> [Exercise prompt] Your answer must contain only the lines from the one containing "Find the monic" through the end of the entries below, reproduced character for character.

> [Material for this exercise]

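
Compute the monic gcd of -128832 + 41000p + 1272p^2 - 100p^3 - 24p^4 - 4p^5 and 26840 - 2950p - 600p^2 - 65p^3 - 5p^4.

Euclidean algorithm in ℚ[p]:
  -4p^5 - 24p^4 - 100p^3 + 1272p^2 + 41000p - 128832 = ((4/5)p - 28/5)(-5p^4 - 65p^3 - 600p^2 - 2950p + 26840) + (16p^3 + 272p^2 + 3008p + 21472)
  -5p^4 - 65p^3 - 600p^2 - 2950p + 26840 = (-(5/16)p + 5/4)(16p^3 + 272p^2 + 3008p + 21472) + (0)
Last nonzero remainder: 16p^3 + 272p^2 + 3008p + 21472. Dividing through by 16 gives the monic gcd p^3 + 17p^2 + 188p + 1342.

1342 + 188p + 17p^2 + p^3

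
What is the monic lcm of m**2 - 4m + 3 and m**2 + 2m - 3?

m**3 - m**2 - 9m + 9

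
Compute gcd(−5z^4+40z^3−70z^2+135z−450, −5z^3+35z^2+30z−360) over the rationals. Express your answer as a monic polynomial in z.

z−6

By polynomial division,
  −5z^4+40z^3−70z^2+135z−450 = (z−1)(−5z^3+35z^2+30z−360) + (−65z^2+525z−810)
  −5z^3+35z^2+30z−360 = ((1/13)z+14/169)(−65z^2+525z−810) + ((8250/169)z−49500/169)
  −65z^2+525z−810 = (−(2197/1650)z+1521/550)((8250/169)z−49500/169) + (0)
Last nonzero remainder: (8250/169)z−49500/169. Dividing through by 8250/169 gives the monic gcd z−6.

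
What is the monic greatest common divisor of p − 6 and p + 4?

1

Repeated division with remainder:
  p − 6 = (p + 4) + (−10)
  p + 4 = (−(1/10)p − 2/5)(−10) + (0)
The last nonzero remainder is the constant −10, so the polynomials are coprime and gcd = 1.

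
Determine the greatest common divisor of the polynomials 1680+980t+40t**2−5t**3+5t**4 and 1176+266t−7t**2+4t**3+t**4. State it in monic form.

168+14t−3t**2+t**3

Repeated division with remainder:
  5t**4−5t**3+40t**2+980t+1680 = (5)(t**4+4t**3−7t**2+266t+1176) + (−25t**3+75t**2−350t−4200)
  t**4+4t**3−7t**2+266t+1176 = (−(1/25)t−7/25)(−25t**3+75t**2−350t−4200) + (0)
Last nonzero remainder: −25t**3+75t**2−350t−4200. Dividing through by −25 gives the monic gcd t**3−3t**2+14t+168.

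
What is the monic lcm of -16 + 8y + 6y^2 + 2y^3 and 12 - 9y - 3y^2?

-32 + 8y + 16y^2 + 7y^3 + y^4

Apply the Euclidean algorithm:
  2y^3 + 6y^2 + 8y - 16 = (-(2/3)y)(-3y^2 - 9y + 12) + (16y - 16)
  -3y^2 - 9y + 12 = (-(3/16)y - 3/4)(16y - 16) + (0)
Last nonzero remainder: 16y - 16. Dividing through by 16 gives the monic gcd y - 1.
Then lcm(f, g) = f·g / gcd(f, g); expanding and making the result monic gives the answer.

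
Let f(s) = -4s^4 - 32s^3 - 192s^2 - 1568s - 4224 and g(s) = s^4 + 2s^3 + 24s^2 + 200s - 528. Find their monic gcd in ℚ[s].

s^3 + 4s^2 + 32s + 264

Apply the Euclidean algorithm:
  -4s^4 - 32s^3 - 192s^2 - 1568s - 4224 = (-4)(s^4 + 2s^3 + 24s^2 + 200s - 528) + (-24s^3 - 96s^2 - 768s - 6336)
  s^4 + 2s^3 + 24s^2 + 200s - 528 = (-(1/24)s + 1/12)(-24s^3 - 96s^2 - 768s - 6336) + (0)
Last nonzero remainder: -24s^3 - 96s^2 - 768s - 6336. Dividing through by -24 gives the monic gcd s^3 + 4s^2 + 32s + 264.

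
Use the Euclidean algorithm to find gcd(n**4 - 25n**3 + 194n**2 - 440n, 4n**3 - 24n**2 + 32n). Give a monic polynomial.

Repeated division with remainder:
  n**4 - 25n**3 + 194n**2 - 440n = ((1/4)n - 19/4)(4n**3 - 24n**2 + 32n) + (72n**2 - 288n)
  4n**3 - 24n**2 + 32n = ((1/18)n - 1/9)(72n**2 - 288n) + (0)
Last nonzero remainder: 72n**2 - 288n. Dividing through by 72 gives the monic gcd n**2 - 4n.

n**2 - 4n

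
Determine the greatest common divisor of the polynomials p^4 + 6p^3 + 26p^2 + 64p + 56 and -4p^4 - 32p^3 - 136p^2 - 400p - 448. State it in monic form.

p^3 + 4p^2 + 18p + 28

Apply the Euclidean algorithm:
  p^4 + 6p^3 + 26p^2 + 64p + 56 = (-1/4)(-4p^4 - 32p^3 - 136p^2 - 400p - 448) + (-2p^3 - 8p^2 - 36p - 56)
  -4p^4 - 32p^3 - 136p^2 - 400p - 448 = (2p + 8)(-2p^3 - 8p^2 - 36p - 56) + (0)
Last nonzero remainder: -2p^3 - 8p^2 - 36p - 56. Dividing through by -2 gives the monic gcd p^3 + 4p^2 + 18p + 28.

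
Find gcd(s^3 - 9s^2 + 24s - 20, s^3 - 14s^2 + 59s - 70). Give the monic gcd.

s^2 - 7s + 10

Apply the Euclidean algorithm:
  s^3 - 9s^2 + 24s - 20 = (s^3 - 14s^2 + 59s - 70) + (5s^2 - 35s + 50)
  s^3 - 14s^2 + 59s - 70 = ((1/5)s - 7/5)(5s^2 - 35s + 50) + (0)
Last nonzero remainder: 5s^2 - 35s + 50. Dividing through by 5 gives the monic gcd s^2 - 7s + 10.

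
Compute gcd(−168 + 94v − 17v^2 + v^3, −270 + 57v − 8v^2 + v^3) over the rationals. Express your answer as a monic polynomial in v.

By polynomial division,
  v^3 − 17v^2 + 94v − 168 = (v^3 − 8v^2 + 57v − 270) + (−9v^2 + 37v + 102)
  v^3 − 8v^2 + 57v − 270 = (−(1/9)v + 35/81)(−9v^2 + 37v + 102) + ((4240/81)v − 8480/27)
  −9v^2 + 37v + 102 = (−(729/4240)v − 1377/4240)((4240/81)v − 8480/27) + (0)
Last nonzero remainder: (4240/81)v − 8480/27. Dividing through by 4240/81 gives the monic gcd v − 6.

−6 + v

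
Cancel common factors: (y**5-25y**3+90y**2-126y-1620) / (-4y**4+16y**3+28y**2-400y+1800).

(-y**2-9y-18)/(4y+20)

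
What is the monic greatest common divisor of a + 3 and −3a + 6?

1

Repeated division with remainder:
  a + 3 = (−1/3)(−3a + 6) + (5)
  −3a + 6 = (−(3/5)a + 6/5)(5) + (0)
The last nonzero remainder is the constant 5, so the polynomials are coprime and gcd = 1.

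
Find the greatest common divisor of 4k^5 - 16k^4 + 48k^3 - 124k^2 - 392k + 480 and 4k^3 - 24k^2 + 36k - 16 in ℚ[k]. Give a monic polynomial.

k^2 - 5k + 4

Repeated division with remainder:
  4k^5 - 16k^4 + 48k^3 - 124k^2 - 392k + 480 = (k^2 + 2k + 15)(4k^3 - 24k^2 + 36k - 16) + (180k^2 - 900k + 720)
  4k^3 - 24k^2 + 36k - 16 = ((1/45)k - 1/45)(180k^2 - 900k + 720) + (0)
Last nonzero remainder: 180k^2 - 900k + 720. Dividing through by 180 gives the monic gcd k^2 - 5k + 4.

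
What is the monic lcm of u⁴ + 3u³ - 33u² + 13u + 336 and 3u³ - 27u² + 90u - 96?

u⁵ + u⁴ - 39u³ + 79u² + 310u - 672

Repeated division with remainder:
  u⁴ + 3u³ - 33u² + 13u + 336 = ((1/3)u + 4)(3u³ - 27u² + 90u - 96) + (45u² - 315u + 720)
  3u³ - 27u² + 90u - 96 = ((1/15)u - 2/15)(45u² - 315u + 720) + (0)
Last nonzero remainder: 45u² - 315u + 720. Dividing through by 45 gives the monic gcd u² - 7u + 16.
Then lcm(f, g) = f·g / gcd(f, g); expanding and making the result monic gives the answer.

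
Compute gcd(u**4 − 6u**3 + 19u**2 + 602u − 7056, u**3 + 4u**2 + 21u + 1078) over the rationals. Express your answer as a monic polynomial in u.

u**2 − 7u + 98

By polynomial division,
  u**4 − 6u**3 + 19u**2 + 602u − 7056 = (u − 10)(u**3 + 4u**2 + 21u + 1078) + (38u**2 − 266u + 3724)
  u**3 + 4u**2 + 21u + 1078 = ((1/38)u + 11/38)(38u**2 − 266u + 3724) + (0)
Last nonzero remainder: 38u**2 − 266u + 3724. Dividing through by 38 gives the monic gcd u**2 − 7u + 98.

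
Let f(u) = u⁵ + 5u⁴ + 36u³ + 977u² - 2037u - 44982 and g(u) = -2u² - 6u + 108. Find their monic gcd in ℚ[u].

By polynomial division,
  u⁵ + 5u⁴ + 36u³ + 977u² - 2037u - 44982 = (-(1/2)u³ - u² - 42u - 833/2)(-2u² - 6u + 108) + (0)
Last nonzero remainder: -2u² - 6u + 108. Dividing through by -2 gives the monic gcd u² + 3u - 54.

u² + 3u - 54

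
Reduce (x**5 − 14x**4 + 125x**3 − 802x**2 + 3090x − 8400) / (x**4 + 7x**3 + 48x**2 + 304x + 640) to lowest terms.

(x**3 − 13x**2 + 72x − 210)/(x**2 + 8x + 16)

Repeated division with remainder:
  x**5 − 14x**4 + 125x**3 − 802x**2 + 3090x − 8400 = (x − 21)(x**4 + 7x**3 + 48x**2 + 304x + 640) + (224x**3 − 98x**2 + 8834x + 5040)
  x**4 + 7x**3 + 48x**2 + 304x + 640 = ((1/224)x + 17/512)(224x**3 − 98x**2 + 8834x + 5040) + ((3025/256)x**2 − (3025/256)x + 15125/32)
  224x**3 − 98x**2 + 8834x + 5040 = ((57344/3025)x + 32256/3025)((3025/256)x**2 − (3025/256)x + 15125/32) + (0)
Last nonzero remainder: (3025/256)x**2 − (3025/256)x + 15125/32. Dividing through by 3025/256 gives the monic gcd x**2 − x + 40.
Cancel x**2 − x + 40 from numerator and denominator to get the reduced form.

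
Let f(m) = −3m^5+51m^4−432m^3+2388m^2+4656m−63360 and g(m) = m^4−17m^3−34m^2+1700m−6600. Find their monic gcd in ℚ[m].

m^2−16m+60

Euclidean algorithm in ℚ[m]:
  −3m^5+51m^4−432m^3+2388m^2+4656m−63360 = (−3m)(m^4−17m^3−34m^2+1700m−6600) + (−534m^3+7488m^2−15144m−63360)
  m^4−17m^3−34m^2+1700m−6600 = (−(1/534)m+265/47526)(−534m^3+7488m^2−15144m−63360) + (−(824670/7921)m^2+(13194720/7921)m−49480200/7921)
  −534m^3+7488m^2−15144m−63360 = ((704969/137445)m+126736/12495)(−(824670/7921)m^2+(13194720/7921)m−49480200/7921) + (0)
Last nonzero remainder: −(824670/7921)m^2+(13194720/7921)m−49480200/7921. Dividing through by −824670/7921 gives the monic gcd m^2−16m+60.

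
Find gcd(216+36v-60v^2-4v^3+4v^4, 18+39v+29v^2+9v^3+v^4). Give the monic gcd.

6+5v+v^2

Euclidean algorithm in ℚ[v]:
  4v^4-4v^3-60v^2+36v+216 = (4)(v^4+9v^3+29v^2+39v+18) + (-40v^3-176v^2-120v+144)
  v^4+9v^3+29v^2+39v+18 = (-(1/40)v-23/200)(-40v^3-176v^2-120v+144) + ((144/25)v^2+(144/5)v+864/25)
  -40v^3-176v^2-120v+144 = (-(125/18)v+25/6)((144/25)v^2+(144/5)v+864/25) + (0)
Last nonzero remainder: (144/25)v^2+(144/5)v+864/25. Dividing through by 144/25 gives the monic gcd v^2+5v+6.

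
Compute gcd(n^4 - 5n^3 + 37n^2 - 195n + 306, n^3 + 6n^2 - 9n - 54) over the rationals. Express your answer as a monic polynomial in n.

n - 3

Euclidean algorithm in ℚ[n]:
  n^4 - 5n^3 + 37n^2 - 195n + 306 = (n - 11)(n^3 + 6n^2 - 9n - 54) + (112n^2 - 240n - 288)
  n^3 + 6n^2 - 9n - 54 = ((1/112)n + 57/784)(112n^2 - 240n - 288) + ((540/49)n - 1620/49)
  112n^2 - 240n - 288 = ((1372/135)n + 392/45)((540/49)n - 1620/49) + (0)
Last nonzero remainder: (540/49)n - 1620/49. Dividing through by 540/49 gives the monic gcd n - 3.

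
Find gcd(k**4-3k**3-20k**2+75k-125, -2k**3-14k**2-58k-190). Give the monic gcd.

k+5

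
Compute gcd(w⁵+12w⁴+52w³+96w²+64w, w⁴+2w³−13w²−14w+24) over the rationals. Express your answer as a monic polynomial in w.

w²+6w+8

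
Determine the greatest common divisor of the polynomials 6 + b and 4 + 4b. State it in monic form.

1

Repeated division with remainder:
  b + 6 = (1/4)(4b + 4) + (5)
  4b + 4 = ((4/5)b + 4/5)(5) + (0)
The last nonzero remainder is the constant 5, so the polynomials are coprime and gcd = 1.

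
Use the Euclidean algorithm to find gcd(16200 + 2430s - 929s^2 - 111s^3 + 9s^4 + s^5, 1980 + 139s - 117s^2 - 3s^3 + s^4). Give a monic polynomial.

-180 - 29s + 8s^2 + s^3

Repeated division with remainder:
  s^5 + 9s^4 - 111s^3 - 929s^2 + 2430s + 16200 = (s + 12)(s^4 - 3s^3 - 117s^2 + 139s + 1980) + (42s^3 + 336s^2 - 1218s - 7560)
  s^4 - 3s^3 - 117s^2 + 139s + 1980 = ((1/42)s - 11/42)(42s^3 + 336s^2 - 1218s - 7560) + (0)
Last nonzero remainder: 42s^3 + 336s^2 - 1218s - 7560. Dividing through by 42 gives the monic gcd s^3 + 8s^2 - 29s - 180.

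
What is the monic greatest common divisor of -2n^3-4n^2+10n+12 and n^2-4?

n-2

Apply the Euclidean algorithm:
  -2n^3-4n^2+10n+12 = (-2n-4)(n^2-4) + (2n-4)
  n^2-4 = ((1/2)n+1)(2n-4) + (0)
Last nonzero remainder: 2n-4. Dividing through by 2 gives the monic gcd n-2.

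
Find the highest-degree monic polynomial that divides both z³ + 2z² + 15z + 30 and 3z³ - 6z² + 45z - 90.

z² + 15

Repeated division with remainder:
  z³ + 2z² + 15z + 30 = (1/3)(3z³ - 6z² + 45z - 90) + (4z² + 60)
  3z³ - 6z² + 45z - 90 = ((3/4)z - 3/2)(4z² + 60) + (0)
Last nonzero remainder: 4z² + 60. Dividing through by 4 gives the monic gcd z² + 15.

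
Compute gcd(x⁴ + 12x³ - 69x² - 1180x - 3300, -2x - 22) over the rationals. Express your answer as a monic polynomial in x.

x + 11

By polynomial division,
  x⁴ + 12x³ - 69x² - 1180x - 3300 = (-(1/2)x³ - (1/2)x² + 40x + 150)(-2x - 22) + (0)
Last nonzero remainder: -2x - 22. Dividing through by -2 gives the monic gcd x + 11.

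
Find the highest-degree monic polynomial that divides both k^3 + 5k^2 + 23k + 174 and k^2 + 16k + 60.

k + 6

Euclidean algorithm in ℚ[k]:
  k^3 + 5k^2 + 23k + 174 = (k − 11)(k^2 + 16k + 60) + (139k + 834)
  k^2 + 16k + 60 = ((1/139)k + 10/139)(139k + 834) + (0)
Last nonzero remainder: 139k + 834. Dividing through by 139 gives the monic gcd k + 6.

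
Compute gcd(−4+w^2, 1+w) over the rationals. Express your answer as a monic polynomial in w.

1

Apply the Euclidean algorithm:
  w^2−4 = (w−1)(w+1) + (−3)
  w+1 = (−(1/3)w−1/3)(−3) + (0)
The last nonzero remainder is the constant −3, so the polynomials are coprime and gcd = 1.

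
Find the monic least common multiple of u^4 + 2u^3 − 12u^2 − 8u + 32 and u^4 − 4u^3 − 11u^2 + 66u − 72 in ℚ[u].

By polynomial division,
  u^4 + 2u^3 − 12u^2 − 8u + 32 = (u^4 − 4u^3 − 11u^2 + 66u − 72) + (6u^3 − u^2 − 74u + 104)
  u^4 − 4u^3 − 11u^2 + 66u − 72 = ((1/6)u − 23/36)(6u^3 − u^2 − 74u + 104) + ((25/36)u^2 + (25/18)u − 50/9)
  6u^3 − u^2 − 74u + 104 = ((216/25)u − 468/25)((25/36)u^2 + (25/18)u − 50/9) + (0)
Last nonzero remainder: (25/36)u^2 + (25/18)u − 50/9. Dividing through by 25/36 gives the monic gcd u^2 + 2u − 8.
Then lcm(f, g) = f·g / gcd(f, g); expanding and making the result monic gives the answer.

u^6 − 4u^5 − 15u^4 + 82u^3 − 28u^2 − 264u + 288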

> [Written response]
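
Find the monic least common multiple of u^4 + 2u^3 − 12u^2 − 8u + 32 and u^4 − 4u^3 − 11u^2 + 66u − 72 in ℚ[u].

By polynomial division,
  u^4 + 2u^3 − 12u^2 − 8u + 32 = (u^4 − 4u^3 − 11u^2 + 66u − 72) + (6u^3 − u^2 − 74u + 104)
  u^4 − 4u^3 − 11u^2 + 66u − 72 = ((1/6)u − 23/36)(6u^3 − u^2 − 74u + 104) + ((25/36)u^2 + (25/18)u − 50/9)
  6u^3 − u^2 − 74u + 104 = ((216/25)u − 468/25)((25/36)u^2 + (25/18)u − 50/9) + (0)
Last nonzero remainder: (25/36)u^2 + (25/18)u − 50/9. Dividing through by 25/36 gives the monic gcd u^2 + 2u − 8.
Then lcm(f, g) = f·g / gcd(f, g); expanding and making the result monic gives the answer.

u^6 − 4u^5 − 15u^4 + 82u^3 − 28u^2 − 264u + 288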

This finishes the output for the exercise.